■ **About this exercise**
A complete answer includes every line below with the word "earns".

*** Opening Dataset excerpts ***

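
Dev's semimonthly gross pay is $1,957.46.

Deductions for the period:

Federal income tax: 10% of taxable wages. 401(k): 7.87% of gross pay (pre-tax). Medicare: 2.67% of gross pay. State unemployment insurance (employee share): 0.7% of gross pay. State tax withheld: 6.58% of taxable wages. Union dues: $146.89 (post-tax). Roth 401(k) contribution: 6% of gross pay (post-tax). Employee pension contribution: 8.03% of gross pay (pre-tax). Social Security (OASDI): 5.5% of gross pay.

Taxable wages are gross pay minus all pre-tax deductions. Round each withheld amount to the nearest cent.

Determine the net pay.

$935.33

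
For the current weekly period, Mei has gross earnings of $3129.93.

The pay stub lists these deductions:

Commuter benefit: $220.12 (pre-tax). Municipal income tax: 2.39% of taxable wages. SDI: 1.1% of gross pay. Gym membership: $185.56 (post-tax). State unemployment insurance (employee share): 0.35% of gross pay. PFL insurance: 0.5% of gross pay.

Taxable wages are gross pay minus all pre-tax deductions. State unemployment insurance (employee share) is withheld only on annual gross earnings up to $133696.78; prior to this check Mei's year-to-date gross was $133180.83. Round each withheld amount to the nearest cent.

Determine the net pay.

$2602.82

Commuter benefit: $220.12
Taxable wages = $3129.93 − $220.12 = $2909.81
Municipal income tax: $2909.81 × 0.0239 = $69.54
PFL insurance: $3129.93 × 0.005 = $15.65
State unemployment insurance (employee share): only $133696.78 − $133180.83 = $515.95 of this check is subject → $515.95 × 0.0035 = $1.81
SDI: $3129.93 × 0.011 = $34.43
Gym membership: $185.56
Total deductions = $220.12 + $69.54 + $15.65 + $1.81 + $34.43 + $185.56 = $527.11
Net pay = $3129.93 − $527.11 = $2602.82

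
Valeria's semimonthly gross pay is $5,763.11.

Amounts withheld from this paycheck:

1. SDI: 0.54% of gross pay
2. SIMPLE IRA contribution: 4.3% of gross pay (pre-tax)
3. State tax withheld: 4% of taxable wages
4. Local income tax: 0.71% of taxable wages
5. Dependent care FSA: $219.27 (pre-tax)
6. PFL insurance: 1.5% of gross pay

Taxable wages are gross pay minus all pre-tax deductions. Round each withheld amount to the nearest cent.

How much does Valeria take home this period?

$4,929.02

SIMPLE IRA contribution: $5,763.11 × 0.043 = $247.81
Dependent care FSA: $219.27
Pre-tax total = $247.81 + $219.27 = $467.08
Taxable wages = $5,763.11 − $467.08 = $5,296.03
Local income tax: $5,296.03 × 0.0071 = $37.60
State tax withheld: $5,296.03 × 0.04 = $211.84
SDI: $5,763.11 × 0.0054 = $31.12
PFL insurance: $5,763.11 × 0.015 = $86.45
Total deductions = $247.81 + $219.27 + $37.60 + $211.84 + $31.12 + $86.45 = $834.09
Net pay = $5,763.11 − $834.09 = $4,929.02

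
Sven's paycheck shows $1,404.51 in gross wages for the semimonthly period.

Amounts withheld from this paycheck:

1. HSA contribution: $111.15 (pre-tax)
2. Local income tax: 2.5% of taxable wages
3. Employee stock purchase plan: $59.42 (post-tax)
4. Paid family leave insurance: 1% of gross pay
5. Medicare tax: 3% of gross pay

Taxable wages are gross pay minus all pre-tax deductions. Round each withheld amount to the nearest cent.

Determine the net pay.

$1,145.42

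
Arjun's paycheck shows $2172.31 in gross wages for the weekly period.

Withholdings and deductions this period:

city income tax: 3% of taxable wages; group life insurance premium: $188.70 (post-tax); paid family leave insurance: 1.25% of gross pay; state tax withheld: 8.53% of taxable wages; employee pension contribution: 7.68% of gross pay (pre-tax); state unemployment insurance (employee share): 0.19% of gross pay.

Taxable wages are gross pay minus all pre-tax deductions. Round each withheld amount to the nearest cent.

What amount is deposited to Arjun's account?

Employee pension contribution: $2172.31 × 0.0768 = $166.83
Taxable wages = $2172.31 − $166.83 = $2005.48
State tax withheld: $2005.48 × 0.0853 = $171.07
City income tax: $2005.48 × 0.03 = $60.16
Paid family leave insurance: $2172.31 × 0.0125 = $27.15
State unemployment insurance (employee share): $2172.31 × 0.0019 = $4.13
Group life insurance premium: $188.70
Total deductions = $166.83 + $171.07 + $60.16 + $27.15 + $4.13 + $188.70 = $618.04
Net pay = $2172.31 − $618.04 = $1554.27

$1554.27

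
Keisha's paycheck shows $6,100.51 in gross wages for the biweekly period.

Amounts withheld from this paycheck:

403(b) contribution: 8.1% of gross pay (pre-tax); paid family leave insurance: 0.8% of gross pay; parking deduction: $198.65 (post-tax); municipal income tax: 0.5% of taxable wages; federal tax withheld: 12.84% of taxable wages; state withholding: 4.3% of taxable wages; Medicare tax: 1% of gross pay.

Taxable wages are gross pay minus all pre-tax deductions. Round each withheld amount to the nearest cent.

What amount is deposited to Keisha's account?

$4,308.95

403(b) contribution: $6,100.51 × 0.081 = $494.14
Taxable wages = $6,100.51 − $494.14 = $5,606.37
State withholding: $5,606.37 × 0.043 = $241.07
Municipal income tax: $5,606.37 × 0.005 = $28.03
Federal tax withheld: $5,606.37 × 0.1284 = $719.86
Paid family leave insurance: $6,100.51 × 0.008 = $48.80
Medicare tax: $6,100.51 × 0.01 = $61.01
Parking deduction: $198.65
Total deductions = $494.14 + $241.07 + $28.03 + $719.86 + $48.80 + $61.01 + $198.65 = $1,791.56
Net pay = $6,100.51 − $1,791.56 = $4,308.95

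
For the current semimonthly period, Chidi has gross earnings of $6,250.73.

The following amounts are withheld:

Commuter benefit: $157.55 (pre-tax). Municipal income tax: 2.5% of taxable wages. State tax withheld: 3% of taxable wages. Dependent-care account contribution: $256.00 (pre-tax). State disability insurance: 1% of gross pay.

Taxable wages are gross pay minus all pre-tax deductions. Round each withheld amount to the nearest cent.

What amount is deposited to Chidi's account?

Dependent-care account contribution: $256.00
Commuter benefit: $157.55
Pre-tax total = $256.00 + $157.55 = $413.55
Taxable wages = $6,250.73 − $413.55 = $5,837.18
Municipal income tax: $5,837.18 × 0.025 = $145.93
State tax withheld: $5,837.18 × 0.03 = $175.12
State disability insurance: $6,250.73 × 0.01 = $62.51
Total deductions = $256.00 + $157.55 + $145.93 + $175.12 + $62.51 = $797.11
Net pay = $6,250.73 − $797.11 = $5,453.62

$5,453.62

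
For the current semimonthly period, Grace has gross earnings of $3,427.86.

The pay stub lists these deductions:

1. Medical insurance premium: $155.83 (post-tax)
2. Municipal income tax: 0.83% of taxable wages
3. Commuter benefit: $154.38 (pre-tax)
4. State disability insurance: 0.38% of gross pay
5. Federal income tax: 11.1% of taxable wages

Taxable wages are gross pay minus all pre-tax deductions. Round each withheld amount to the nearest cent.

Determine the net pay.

Commuter benefit: $154.38
Taxable wages = $3,427.86 − $154.38 = $3,273.48
Federal income tax: $3,273.48 × 0.111 = $363.36
Municipal income tax: $3,273.48 × 0.0083 = $27.17
State disability insurance: $3,427.86 × 0.0038 = $13.03
Medical insurance premium: $155.83
Total deductions = $154.38 + $363.36 + $27.17 + $13.03 + $155.83 = $713.77
Net pay = $3,427.86 − $713.77 = $2,714.09

$2,714.09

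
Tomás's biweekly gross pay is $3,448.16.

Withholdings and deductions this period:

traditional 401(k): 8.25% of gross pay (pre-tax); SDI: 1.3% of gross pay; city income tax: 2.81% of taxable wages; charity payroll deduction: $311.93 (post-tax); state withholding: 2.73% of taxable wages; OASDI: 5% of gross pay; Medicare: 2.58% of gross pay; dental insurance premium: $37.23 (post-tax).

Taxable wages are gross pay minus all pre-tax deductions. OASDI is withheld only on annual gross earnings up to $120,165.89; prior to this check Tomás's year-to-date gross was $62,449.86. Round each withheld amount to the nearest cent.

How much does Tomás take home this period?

Traditional 401(k): $3,448.16 × 0.0825 = $284.47
Taxable wages = $3,448.16 − $284.47 = $3,163.69
State withholding: $3,163.69 × 0.0273 = $86.37
City income tax: $3,163.69 × 0.0281 = $88.90
OASDI: cap not yet reached, full $3,448.16 is subject → $3,448.16 × 0.05 = $172.41
SDI: $3,448.16 × 0.013 = $44.83
Medicare: $3,448.16 × 0.0258 = $88.96
Charity payroll deduction: $311.93
Dental insurance premium: $37.23
Total deductions = $284.47 + $86.37 + $88.90 + $172.41 + $44.83 + $88.96 + $311.93 + $37.23 = $1,115.10
Net pay = $3,448.16 − $1,115.10 = $2,333.06

$2,333.06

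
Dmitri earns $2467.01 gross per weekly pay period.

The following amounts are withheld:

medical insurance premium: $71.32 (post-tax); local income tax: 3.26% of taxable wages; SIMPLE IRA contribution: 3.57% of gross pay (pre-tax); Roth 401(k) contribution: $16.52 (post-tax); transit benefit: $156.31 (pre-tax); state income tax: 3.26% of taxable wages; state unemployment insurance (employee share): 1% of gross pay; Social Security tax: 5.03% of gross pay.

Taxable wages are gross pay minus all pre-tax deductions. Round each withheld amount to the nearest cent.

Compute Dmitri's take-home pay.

$1841.11

Transit benefit: $156.31
SIMPLE IRA contribution: $2467.01 × 0.0357 = $88.07
Pre-tax total = $156.31 + $88.07 = $244.38
Taxable wages = $2467.01 − $244.38 = $2222.63
State income tax: $2222.63 × 0.0326 = $72.46
Local income tax: $2222.63 × 0.0326 = $72.46
Social Security tax: $2467.01 × 0.0503 = $124.09
State unemployment insurance (employee share): $2467.01 × 0.01 = $24.67
Roth 401(k) contribution: $16.52
Medical insurance premium: $71.32
Total deductions = $156.31 + $88.07 + $72.46 + $72.46 + $124.09 + $24.67 + $16.52 + $71.32 = $625.90
Net pay = $2467.01 − $625.90 = $1841.11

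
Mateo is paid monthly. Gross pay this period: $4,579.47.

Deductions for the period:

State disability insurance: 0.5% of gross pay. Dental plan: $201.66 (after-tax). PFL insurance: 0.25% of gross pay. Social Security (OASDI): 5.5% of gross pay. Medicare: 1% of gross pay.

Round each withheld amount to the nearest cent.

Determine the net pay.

$4,045.80

Medicare: $4,579.47 × 0.01 = $45.79
PFL insurance: $4,579.47 × 0.0025 = $11.45
Social Security (OASDI): $4,579.47 × 0.055 = $251.87
State disability insurance: $4,579.47 × 0.005 = $22.90
Dental plan: $201.66
Total deductions = $45.79 + $11.45 + $251.87 + $22.90 + $201.66 = $533.67
Net pay = $4,579.47 − $533.67 = $4,045.80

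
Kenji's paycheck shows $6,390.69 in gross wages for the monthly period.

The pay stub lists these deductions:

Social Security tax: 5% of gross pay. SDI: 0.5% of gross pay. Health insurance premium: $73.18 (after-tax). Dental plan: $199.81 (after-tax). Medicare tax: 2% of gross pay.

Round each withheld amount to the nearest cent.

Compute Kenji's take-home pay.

$5,638.41

SDI: $6,390.69 × 0.005 = $31.95
Medicare tax: $6,390.69 × 0.02 = $127.81
Social Security tax: $6,390.69 × 0.05 = $319.53
Dental plan: $199.81
Health insurance premium: $73.18
Total deductions = $31.95 + $127.81 + $319.53 + $199.81 + $73.18 = $752.28
Net pay = $6,390.69 − $752.28 = $5,638.41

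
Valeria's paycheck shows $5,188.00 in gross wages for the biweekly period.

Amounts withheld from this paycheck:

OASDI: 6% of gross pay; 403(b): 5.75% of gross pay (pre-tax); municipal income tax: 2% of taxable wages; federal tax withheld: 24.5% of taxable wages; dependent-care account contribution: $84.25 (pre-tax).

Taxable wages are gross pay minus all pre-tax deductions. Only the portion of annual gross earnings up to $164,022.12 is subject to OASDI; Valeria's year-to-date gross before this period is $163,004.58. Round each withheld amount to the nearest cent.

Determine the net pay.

$3,470.95

Dependent-care account contribution: $84.25
403(b): $5,188.00 × 0.0575 = $298.31
Pre-tax total = $84.25 + $298.31 = $382.56
Taxable wages = $5,188.00 − $382.56 = $4,805.44
Municipal income tax: $4,805.44 × 0.02 = $96.11
Federal tax withheld: $4,805.44 × 0.245 = $1,177.33
OASDI: only $164,022.12 − $163,004.58 = $1,017.54 of this check is subject → $1,017.54 × 0.06 = $61.05
Total deductions = $84.25 + $298.31 + $96.11 + $1,177.33 + $61.05 = $1,717.05
Net pay = $5,188.00 − $1,717.05 = $3,470.95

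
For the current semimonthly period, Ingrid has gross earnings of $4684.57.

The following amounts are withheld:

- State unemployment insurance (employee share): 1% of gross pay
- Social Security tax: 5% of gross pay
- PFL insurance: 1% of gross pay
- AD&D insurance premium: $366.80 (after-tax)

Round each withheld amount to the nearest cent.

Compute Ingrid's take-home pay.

$3989.84

State unemployment insurance (employee share): $4684.57 × 0.01 = $46.85
Social Security tax: $4684.57 × 0.05 = $234.23
PFL insurance: $4684.57 × 0.01 = $46.85
AD&D insurance premium: $366.80
Total deductions = $46.85 + $234.23 + $46.85 + $366.80 = $694.73
Net pay = $4684.57 − $694.73 = $3989.84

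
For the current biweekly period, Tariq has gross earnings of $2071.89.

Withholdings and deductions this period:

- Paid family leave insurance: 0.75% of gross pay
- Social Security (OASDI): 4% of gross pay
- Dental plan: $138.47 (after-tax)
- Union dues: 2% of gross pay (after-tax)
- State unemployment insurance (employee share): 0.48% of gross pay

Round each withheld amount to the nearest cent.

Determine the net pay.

Social Security (OASDI): $2071.89 × 0.04 = $82.88
State unemployment insurance (employee share): $2071.89 × 0.0048 = $9.95
Paid family leave insurance: $2071.89 × 0.0075 = $15.54
Dental plan: $138.47
Union dues: $2071.89 × 0.02 = $41.44
Total deductions = $82.88 + $9.95 + $15.54 + $138.47 + $41.44 = $288.28
Net pay = $2071.89 − $288.28 = $1783.61

$1783.61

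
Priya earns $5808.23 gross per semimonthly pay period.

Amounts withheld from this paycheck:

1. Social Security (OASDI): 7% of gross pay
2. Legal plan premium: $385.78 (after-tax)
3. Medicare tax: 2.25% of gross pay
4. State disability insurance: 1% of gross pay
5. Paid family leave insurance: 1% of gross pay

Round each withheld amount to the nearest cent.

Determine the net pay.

$4769.02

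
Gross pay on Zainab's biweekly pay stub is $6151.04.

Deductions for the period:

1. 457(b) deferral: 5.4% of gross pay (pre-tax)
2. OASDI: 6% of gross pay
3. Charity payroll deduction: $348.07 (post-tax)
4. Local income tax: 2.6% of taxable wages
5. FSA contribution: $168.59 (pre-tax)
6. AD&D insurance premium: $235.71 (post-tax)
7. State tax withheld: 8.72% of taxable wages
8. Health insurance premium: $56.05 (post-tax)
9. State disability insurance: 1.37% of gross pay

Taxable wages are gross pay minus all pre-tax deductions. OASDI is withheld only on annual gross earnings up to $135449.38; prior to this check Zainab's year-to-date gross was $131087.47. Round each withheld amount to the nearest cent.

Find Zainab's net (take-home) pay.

$4024.86

FSA contribution: $168.59
457(b) deferral: $6151.04 × 0.054 = $332.16
Pre-tax total = $168.59 + $332.16 = $500.75
Taxable wages = $6151.04 − $500.75 = $5650.29
State tax withheld: $5650.29 × 0.0872 = $492.71
Local income tax: $5650.29 × 0.026 = $146.91
State disability insurance: $6151.04 × 0.0137 = $84.27
OASDI: only $135449.38 − $131087.47 = $4361.91 of this check is subject → $4361.91 × 0.06 = $261.71
AD&D insurance premium: $235.71
Health insurance premium: $56.05
Charity payroll deduction: $348.07
Total deductions = $168.59 + $332.16 + $492.71 + $146.91 + $84.27 + $261.71 + $235.71 + $56.05 + $348.07 = $2126.18
Net pay = $6151.04 − $2126.18 = $4024.86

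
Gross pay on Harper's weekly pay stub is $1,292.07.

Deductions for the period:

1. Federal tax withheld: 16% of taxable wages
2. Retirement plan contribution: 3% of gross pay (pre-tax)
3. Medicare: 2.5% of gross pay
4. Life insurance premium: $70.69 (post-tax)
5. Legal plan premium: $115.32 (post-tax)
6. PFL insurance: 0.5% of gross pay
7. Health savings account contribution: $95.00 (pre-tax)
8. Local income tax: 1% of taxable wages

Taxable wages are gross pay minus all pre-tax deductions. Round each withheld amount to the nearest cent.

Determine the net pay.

$736.63

Retirement plan contribution: $1,292.07 × 0.03 = $38.76
Health savings account contribution: $95.00
Pre-tax total = $38.76 + $95.00 = $133.76
Taxable wages = $1,292.07 − $133.76 = $1,158.31
Federal tax withheld: $1,158.31 × 0.16 = $185.33
Local income tax: $1,158.31 × 0.01 = $11.58
PFL insurance: $1,292.07 × 0.005 = $6.46
Medicare: $1,292.07 × 0.025 = $32.30
Legal plan premium: $115.32
Life insurance premium: $70.69
Total deductions = $38.76 + $95.00 + $185.33 + $11.58 + $6.46 + $32.30 + $115.32 + $70.69 = $555.44
Net pay = $1,292.07 − $555.44 = $736.63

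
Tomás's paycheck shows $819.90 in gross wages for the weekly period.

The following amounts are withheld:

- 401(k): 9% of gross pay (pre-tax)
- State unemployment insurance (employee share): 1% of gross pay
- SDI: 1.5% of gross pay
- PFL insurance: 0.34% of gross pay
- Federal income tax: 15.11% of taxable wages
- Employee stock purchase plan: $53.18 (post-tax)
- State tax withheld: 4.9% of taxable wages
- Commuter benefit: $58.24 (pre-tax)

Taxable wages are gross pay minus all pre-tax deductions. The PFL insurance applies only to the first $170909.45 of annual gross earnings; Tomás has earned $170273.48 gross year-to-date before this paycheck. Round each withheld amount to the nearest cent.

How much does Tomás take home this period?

$474.38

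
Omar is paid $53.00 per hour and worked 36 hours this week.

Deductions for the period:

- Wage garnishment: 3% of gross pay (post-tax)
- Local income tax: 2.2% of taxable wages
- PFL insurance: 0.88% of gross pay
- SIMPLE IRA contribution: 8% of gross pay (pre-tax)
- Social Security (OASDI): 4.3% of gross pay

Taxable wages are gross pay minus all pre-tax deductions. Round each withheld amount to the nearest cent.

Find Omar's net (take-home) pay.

Gross pay: 36 × $53.00 = $1,908.00
SIMPLE IRA contribution: $1,908.00 × 0.08 = $152.64
Taxable wages = $1,908.00 − $152.64 = $1,755.36
Local income tax: $1,755.36 × 0.022 = $38.62
Social Security (OASDI): $1,908.00 × 0.043 = $82.04
PFL insurance: $1,908.00 × 0.0088 = $16.79
Wage garnishment: $1,908.00 × 0.03 = $57.24
Total deductions = $152.64 + $38.62 + $82.04 + $16.79 + $57.24 = $347.33
Net pay = $1,908.00 − $347.33 = $1,560.67

$1,560.67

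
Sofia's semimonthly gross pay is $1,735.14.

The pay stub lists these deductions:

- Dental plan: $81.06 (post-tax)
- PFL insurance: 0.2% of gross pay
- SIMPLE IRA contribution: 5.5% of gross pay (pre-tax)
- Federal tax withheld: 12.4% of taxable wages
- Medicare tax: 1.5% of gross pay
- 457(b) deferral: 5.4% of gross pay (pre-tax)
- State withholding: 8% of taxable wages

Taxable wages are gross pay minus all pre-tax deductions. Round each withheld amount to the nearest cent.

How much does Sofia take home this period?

$1,120.06

457(b) deferral: $1,735.14 × 0.054 = $93.70
SIMPLE IRA contribution: $1,735.14 × 0.055 = $95.43
Pre-tax total = $93.70 + $95.43 = $189.13
Taxable wages = $1,735.14 − $189.13 = $1,546.01
State withholding: $1,546.01 × 0.08 = $123.68
Federal tax withheld: $1,546.01 × 0.124 = $191.71
Medicare tax: $1,735.14 × 0.015 = $26.03
PFL insurance: $1,735.14 × 0.002 = $3.47
Dental plan: $81.06
Total deductions = $93.70 + $95.43 + $123.68 + $191.71 + $26.03 + $3.47 + $81.06 = $615.08
Net pay = $1,735.14 − $615.08 = $1,120.06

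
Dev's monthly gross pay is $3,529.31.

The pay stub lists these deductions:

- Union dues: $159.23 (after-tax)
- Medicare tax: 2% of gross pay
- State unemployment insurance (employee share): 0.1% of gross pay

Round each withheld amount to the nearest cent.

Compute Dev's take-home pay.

Medicare tax: $3,529.31 × 0.02 = $70.59
State unemployment insurance (employee share): $3,529.31 × 0.001 = $3.53
Union dues: $159.23
Total deductions = $70.59 + $3.53 + $159.23 = $233.35
Net pay = $3,529.31 − $233.35 = $3,295.96

$3,295.96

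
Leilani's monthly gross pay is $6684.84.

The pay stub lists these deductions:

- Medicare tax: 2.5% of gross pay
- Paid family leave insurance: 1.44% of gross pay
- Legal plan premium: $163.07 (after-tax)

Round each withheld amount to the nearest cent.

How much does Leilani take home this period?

Medicare tax: $6684.84 × 0.025 = $167.12
Paid family leave insurance: $6684.84 × 0.0144 = $96.26
Legal plan premium: $163.07
Total deductions = $167.12 + $96.26 + $163.07 = $426.45
Net pay = $6684.84 − $426.45 = $6258.39

$6258.39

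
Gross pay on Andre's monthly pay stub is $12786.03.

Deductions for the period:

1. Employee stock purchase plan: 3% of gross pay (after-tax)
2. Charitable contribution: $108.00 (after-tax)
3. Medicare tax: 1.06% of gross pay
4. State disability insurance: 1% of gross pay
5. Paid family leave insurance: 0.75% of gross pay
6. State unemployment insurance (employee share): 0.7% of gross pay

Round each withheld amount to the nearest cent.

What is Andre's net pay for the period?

$11845.66

Paid family leave insurance: $12786.03 × 0.0075 = $95.90
State unemployment insurance (employee share): $12786.03 × 0.007 = $89.50
State disability insurance: $12786.03 × 0.01 = $127.86
Medicare tax: $12786.03 × 0.0106 = $135.53
Charitable contribution: $108.00
Employee stock purchase plan: $12786.03 × 0.03 = $383.58
Total deductions = $95.90 + $89.50 + $127.86 + $135.53 + $108.00 + $383.58 = $940.37
Net pay = $12786.03 − $940.37 = $11845.66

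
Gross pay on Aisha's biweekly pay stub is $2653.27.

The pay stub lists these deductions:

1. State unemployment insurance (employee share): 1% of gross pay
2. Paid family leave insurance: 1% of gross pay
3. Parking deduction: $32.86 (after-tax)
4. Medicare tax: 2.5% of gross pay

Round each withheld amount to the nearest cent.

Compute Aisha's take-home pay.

Paid family leave insurance: $2653.27 × 0.01 = $26.53
State unemployment insurance (employee share): $2653.27 × 0.01 = $26.53
Medicare tax: $2653.27 × 0.025 = $66.33
Parking deduction: $32.86
Total deductions = $26.53 + $26.53 + $66.33 + $32.86 = $152.25
Net pay = $2653.27 − $152.25 = $2501.02

$2501.02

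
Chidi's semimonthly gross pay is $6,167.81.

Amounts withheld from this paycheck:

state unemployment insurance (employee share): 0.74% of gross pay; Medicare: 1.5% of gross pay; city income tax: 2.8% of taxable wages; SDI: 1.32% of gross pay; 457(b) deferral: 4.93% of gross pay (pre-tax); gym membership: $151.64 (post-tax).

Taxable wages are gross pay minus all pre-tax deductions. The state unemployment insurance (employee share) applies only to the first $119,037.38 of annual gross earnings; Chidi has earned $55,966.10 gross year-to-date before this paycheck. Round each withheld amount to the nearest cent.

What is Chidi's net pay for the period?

457(b) deferral: $6,167.81 × 0.0493 = $304.07
Taxable wages = $6,167.81 − $304.07 = $5,863.74
City income tax: $5,863.74 × 0.028 = $164.18
Medicare: $6,167.81 × 0.015 = $92.52
SDI: $6,167.81 × 0.0132 = $81.42
State unemployment insurance (employee share): cap not yet reached, full $6,167.81 is subject → $6,167.81 × 0.0074 = $45.64
Gym membership: $151.64
Total deductions = $304.07 + $164.18 + $92.52 + $81.42 + $45.64 + $151.64 = $839.47
Net pay = $6,167.81 − $839.47 = $5,328.34

$5,328.34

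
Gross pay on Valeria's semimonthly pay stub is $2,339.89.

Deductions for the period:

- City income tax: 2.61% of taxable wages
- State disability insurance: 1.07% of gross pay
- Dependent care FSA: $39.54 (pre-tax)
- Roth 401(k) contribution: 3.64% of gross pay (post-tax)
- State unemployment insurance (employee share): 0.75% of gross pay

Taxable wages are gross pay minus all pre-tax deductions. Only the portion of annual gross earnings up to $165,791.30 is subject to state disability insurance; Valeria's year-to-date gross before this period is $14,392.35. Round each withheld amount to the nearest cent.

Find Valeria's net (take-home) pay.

Dependent care FSA: $39.54
Taxable wages = $2,339.89 − $39.54 = $2,300.35
City income tax: $2,300.35 × 0.0261 = $60.04
State disability insurance: cap not yet reached, full $2,339.89 is subject → $2,339.89 × 0.0107 = $25.04
State unemployment insurance (employee share): $2,339.89 × 0.0075 = $17.55
Roth 401(k) contribution: $2,339.89 × 0.0364 = $85.17
Total deductions = $39.54 + $60.04 + $25.04 + $17.55 + $85.17 = $227.34
Net pay = $2,339.89 − $227.34 = $2,112.55

$2,112.55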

*** Closing Dataset excerpts ***

■ **Written answer**
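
Dmitri earns $2467.01 gross per weekly pay period.
Priya earns $5808.23 gross per semimonthly pay period.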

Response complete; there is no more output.